[TASK TO CARRY OUT]:
Your answer should hold exactly the lines from the line containing "Researchers assessing workload in statistics tutorials tested an" through the end of the entries that follow.

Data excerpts
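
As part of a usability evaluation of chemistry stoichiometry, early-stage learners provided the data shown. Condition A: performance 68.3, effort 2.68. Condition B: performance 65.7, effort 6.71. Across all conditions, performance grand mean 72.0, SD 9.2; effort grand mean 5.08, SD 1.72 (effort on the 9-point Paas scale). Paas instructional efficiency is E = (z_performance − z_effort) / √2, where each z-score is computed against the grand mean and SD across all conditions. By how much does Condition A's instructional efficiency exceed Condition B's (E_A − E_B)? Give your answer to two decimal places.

Condition A: z_P = (68.3 − 72.0)/9.2 = -0.4022; z_E = (2.68 − 5.08)/1.72 = -1.3953; E_A = (-0.4022 − (-1.3953))/√2 = 0.7022.
Condition B: z_P = (65.7 − 72.0)/9.2 = -0.6848; z_E = (6.71 − 5.08)/1.72 = 0.9477; E_B = (-0.6848 − 0.9477)/√2 = -1.1544.
E_A − E_B = 0.7022 − (-1.1544) = 1.8566 ≈ 1.86.

1.86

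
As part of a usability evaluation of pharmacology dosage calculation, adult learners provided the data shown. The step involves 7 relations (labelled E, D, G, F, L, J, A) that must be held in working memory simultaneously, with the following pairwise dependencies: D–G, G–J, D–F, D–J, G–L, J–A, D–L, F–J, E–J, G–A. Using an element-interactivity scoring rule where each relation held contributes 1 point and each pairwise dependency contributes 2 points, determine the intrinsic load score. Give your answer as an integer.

27

Count of relations held simultaneously: 7.
Count of pairwise dependencies listed: 10.
Element contribution: 7 × 1 = 7.
Interaction contribution: 10 × 2 = 20.
Intrinsic load = 7 + 20 = 27.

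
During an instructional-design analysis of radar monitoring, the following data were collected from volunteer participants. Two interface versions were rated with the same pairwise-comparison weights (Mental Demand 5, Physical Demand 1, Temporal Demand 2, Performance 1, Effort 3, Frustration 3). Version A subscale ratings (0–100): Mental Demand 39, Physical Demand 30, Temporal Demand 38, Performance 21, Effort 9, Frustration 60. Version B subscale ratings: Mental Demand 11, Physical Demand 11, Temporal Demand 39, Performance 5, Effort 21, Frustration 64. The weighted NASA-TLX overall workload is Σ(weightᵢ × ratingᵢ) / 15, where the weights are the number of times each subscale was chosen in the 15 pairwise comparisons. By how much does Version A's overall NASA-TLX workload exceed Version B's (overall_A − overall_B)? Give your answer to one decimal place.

8.3

Version A weighted sum = 5·39 + 1·30 + 2·38 + 1·21 + 3·9 + 3·60 = 195 + 30 + 76 + 21 + 27 + 180 = 529; overall_A = 529/15 = 35.2667.
Version B weighted sum = 5·11 + 1·11 + 2·39 + 1·5 + 3·21 + 3·64 = 55 + 11 + 78 + 5 + 63 + 192 = 404; overall_B = 404/15 = 26.9333.
Difference = 35.2667 − 26.9333 = 8.3334 ≈ 8.3.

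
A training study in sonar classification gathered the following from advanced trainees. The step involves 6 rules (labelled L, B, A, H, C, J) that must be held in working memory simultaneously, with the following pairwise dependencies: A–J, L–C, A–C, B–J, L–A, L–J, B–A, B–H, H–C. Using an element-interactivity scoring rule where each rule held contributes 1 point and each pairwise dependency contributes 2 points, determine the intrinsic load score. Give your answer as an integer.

24

Count of rules held simultaneously: 6.
Count of pairwise dependencies listed: 9.
Element contribution: 6 × 1 = 6.
Interaction contribution: 9 × 2 = 18.
Intrinsic load = 6 + 18 = 24.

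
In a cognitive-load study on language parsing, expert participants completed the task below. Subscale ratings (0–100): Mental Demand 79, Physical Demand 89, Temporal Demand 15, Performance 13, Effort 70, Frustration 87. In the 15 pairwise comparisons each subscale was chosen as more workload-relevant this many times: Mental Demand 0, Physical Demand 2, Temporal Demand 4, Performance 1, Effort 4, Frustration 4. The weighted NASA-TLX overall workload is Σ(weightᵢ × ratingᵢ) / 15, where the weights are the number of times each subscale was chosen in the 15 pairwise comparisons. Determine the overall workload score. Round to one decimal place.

The tallies are the weights (they sum to 15).
Weighted sum = 0·79 + 2·89 + 4·15 + 1·13 + 4·70 + 4·87
            = 0 + 178 + 60 + 13 + 280 + 348 = 879.
Overall workload = 879 / 15 = 58.6000 ≈ 58.6.

58.6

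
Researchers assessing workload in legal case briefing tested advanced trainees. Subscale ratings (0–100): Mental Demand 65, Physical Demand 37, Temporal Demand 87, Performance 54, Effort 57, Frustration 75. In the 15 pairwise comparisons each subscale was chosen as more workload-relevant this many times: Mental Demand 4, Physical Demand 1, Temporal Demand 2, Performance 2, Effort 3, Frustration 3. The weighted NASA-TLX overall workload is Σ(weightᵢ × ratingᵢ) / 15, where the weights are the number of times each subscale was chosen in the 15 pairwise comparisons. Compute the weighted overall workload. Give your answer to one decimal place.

The tallies are the weights (they sum to 15).
Weighted sum = 4·65 + 1·37 + 2·87 + 2·54 + 3·57 + 3·75
            = 260 + 37 + 174 + 108 + 171 + 225 = 975.
Overall workload = 975 / 15 = 65.0000 ≈ 65.0.

65.0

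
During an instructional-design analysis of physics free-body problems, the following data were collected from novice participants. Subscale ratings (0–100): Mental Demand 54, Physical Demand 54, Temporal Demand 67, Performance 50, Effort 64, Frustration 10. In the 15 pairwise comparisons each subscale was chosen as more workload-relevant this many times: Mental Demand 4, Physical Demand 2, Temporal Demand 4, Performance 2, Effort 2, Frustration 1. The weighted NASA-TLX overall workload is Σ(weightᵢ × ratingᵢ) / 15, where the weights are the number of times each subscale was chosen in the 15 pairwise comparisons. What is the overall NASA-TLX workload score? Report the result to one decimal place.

55.3

The tallies are the weights (they sum to 15).
Weighted sum = 4·54 + 2·54 + 4·67 + 2·50 + 2·64 + 1·10
            = 216 + 108 + 268 + 100 + 128 + 10 = 830.
Overall workload = 830 / 15 = 55.3333 ≈ 55.3.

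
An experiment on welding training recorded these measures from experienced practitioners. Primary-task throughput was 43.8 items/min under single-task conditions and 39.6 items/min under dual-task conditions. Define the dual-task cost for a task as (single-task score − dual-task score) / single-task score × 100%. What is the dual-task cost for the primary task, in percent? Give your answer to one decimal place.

9.6

Cost = (43.8 − 39.6) / 43.8 × 100%
     = 4.2000 / 43.8 × 100% = 9.5890%.
≈ 9.6%.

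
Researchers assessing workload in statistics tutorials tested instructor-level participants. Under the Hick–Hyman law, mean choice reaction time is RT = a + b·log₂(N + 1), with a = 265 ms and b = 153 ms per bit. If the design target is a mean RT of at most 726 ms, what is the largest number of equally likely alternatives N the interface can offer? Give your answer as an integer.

7

Set 265 + 153·log₂(N + 1) ≤ 726.
log₂(N + 1) ≤ (726 − 265) / 153 = 3.0131.
N + 1 ≤ 2^3.0131 = 8.0730.
N ≤ 7.0730, so the largest integer N is 7.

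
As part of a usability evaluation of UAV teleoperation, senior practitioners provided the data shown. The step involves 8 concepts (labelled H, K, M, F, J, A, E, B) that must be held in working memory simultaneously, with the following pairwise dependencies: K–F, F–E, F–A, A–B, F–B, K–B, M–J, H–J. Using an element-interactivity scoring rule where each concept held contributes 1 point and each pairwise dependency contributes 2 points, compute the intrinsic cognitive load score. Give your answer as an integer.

24

Count of concepts held simultaneously: 8.
Count of pairwise dependencies listed: 8.
Element contribution: 8 × 1 = 8.
Interaction contribution: 8 × 2 = 16.
Intrinsic load = 8 + 16 = 24.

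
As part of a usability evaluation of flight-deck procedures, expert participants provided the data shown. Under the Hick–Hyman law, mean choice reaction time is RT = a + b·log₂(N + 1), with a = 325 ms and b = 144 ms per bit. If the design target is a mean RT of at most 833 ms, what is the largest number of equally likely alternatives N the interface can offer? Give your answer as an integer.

Set 325 + 144·log₂(N + 1) ≤ 833.
log₂(N + 1) ≤ (833 − 325) / 144 = 3.5278.
N + 1 ≤ 2^3.5278 = 11.5338.
N ≤ 10.5338, so the largest integer N is 10.

10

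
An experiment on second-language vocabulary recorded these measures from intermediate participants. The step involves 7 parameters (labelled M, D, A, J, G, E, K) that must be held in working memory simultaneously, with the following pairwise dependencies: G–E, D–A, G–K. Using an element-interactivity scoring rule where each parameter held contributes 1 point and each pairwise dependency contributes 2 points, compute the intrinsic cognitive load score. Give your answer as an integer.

13

Count of parameters held simultaneously: 7.
Count of pairwise dependencies listed: 3.
Element contribution: 7 × 1 = 7.
Interaction contribution: 3 × 2 = 6.
Intrinsic load = 7 + 6 = 13.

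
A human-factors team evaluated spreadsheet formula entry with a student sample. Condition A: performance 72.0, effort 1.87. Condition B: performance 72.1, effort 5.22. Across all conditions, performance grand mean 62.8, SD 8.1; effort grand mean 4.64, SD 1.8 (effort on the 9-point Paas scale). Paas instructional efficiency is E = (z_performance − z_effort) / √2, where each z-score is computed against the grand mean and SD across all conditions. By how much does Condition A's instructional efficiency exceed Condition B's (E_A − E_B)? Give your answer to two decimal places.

Condition A: z_P = (72.0 − 62.8)/8.1 = 1.1358; z_E = (1.87 − 4.64)/1.8 = -1.5389; E_A = (1.1358 − (-1.5389))/√2 = 1.8913.
Condition B: z_P = (72.1 − 62.8)/8.1 = 1.1481; z_E = (5.22 − 4.64)/1.8 = 0.3222; E_B = (1.1481 − 0.3222)/√2 = 0.5840.
E_A − E_B = 1.8913 − 0.5840 = 1.3073 ≈ 1.31.

1.31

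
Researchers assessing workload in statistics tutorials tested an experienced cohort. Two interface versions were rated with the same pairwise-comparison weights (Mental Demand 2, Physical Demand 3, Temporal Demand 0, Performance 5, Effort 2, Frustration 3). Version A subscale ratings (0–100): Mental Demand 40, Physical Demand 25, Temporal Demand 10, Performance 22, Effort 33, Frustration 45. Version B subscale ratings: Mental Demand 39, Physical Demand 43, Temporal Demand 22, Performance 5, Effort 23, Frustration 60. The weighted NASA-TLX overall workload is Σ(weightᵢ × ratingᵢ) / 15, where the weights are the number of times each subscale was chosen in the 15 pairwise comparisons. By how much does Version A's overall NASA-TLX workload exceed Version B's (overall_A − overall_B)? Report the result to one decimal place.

Version A weighted sum = 2·40 + 3·25 + 0·10 + 5·22 + 2·33 + 3·45 = 80 + 75 + 0 + 110 + 66 + 135 = 466; overall_A = 466/15 = 31.0667.
Version B weighted sum = 2·39 + 3·43 + 0·22 + 5·5 + 2·23 + 3·60 = 78 + 129 + 0 + 25 + 46 + 180 = 458; overall_B = 458/15 = 30.5333.
Difference = 31.0667 − 30.5333 = 0.5334 ≈ 0.5.

0.5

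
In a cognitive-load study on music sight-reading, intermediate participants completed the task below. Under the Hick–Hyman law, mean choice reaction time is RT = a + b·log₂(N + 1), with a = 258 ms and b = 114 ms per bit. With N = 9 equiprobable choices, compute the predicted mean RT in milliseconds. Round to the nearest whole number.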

[SOLUTION FOR THIS EXERCISE]:
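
Researchers assessing workload in statistics tutorials tested an experienced cohort. Two interface versions were rated with the same pairwise-comparison weights (Mental Demand 2, Physical Demand 3, Temporal Demand 0, Performance 5, Effort 2, Frustration 3). Version A subscale ratings (0–100): Mental Demand 40, Physical Demand 25, Temporal Demand 10, Performance 22, Effort 33, Frustration 45. Version B subscale ratings: Mental Demand 39, Physical Demand 43, Temporal Demand 22, Performance 5, Effort 23, Frustration 60. The weighted NASA-TLX overall workload is Σ(weightᵢ × ratingᵢ) / 15, where the weights are the number of times each subscale was chosen in the 15 pairwise comparisons. By how much does Version A's overall NASA-TLX workload exceed Version B's (overall_A − overall_B)? Report the result to one decimal place.

Version A weighted sum = 2·40 + 3·25 + 0·10 + 5·22 + 2·33 + 3·45 = 80 + 75 + 0 + 110 + 66 + 135 = 466; overall_A = 466/15 = 31.0667.
Version B weighted sum = 2·39 + 3·43 + 0·22 + 5·5 + 2·23 + 3·60 = 78 + 129 + 0 + 25 + 46 + 180 = 458; overall_B = 458/15 = 30.5333.
Difference = 31.0667 − 30.5333 = 0.5334 ≈ 0.5.

0.5

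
In a cognitive-load study on music sight-reading, intermediate participants completed the task below. Under the Hick–Hyman law, mean choice reaction time is RT = a + b·log₂(N + 1), with a = 258 ms and b = 114 ms per bit. With N = 9 equiprobable choices, compute the predicted mean RT in milliseconds. Round to the nearest whole number.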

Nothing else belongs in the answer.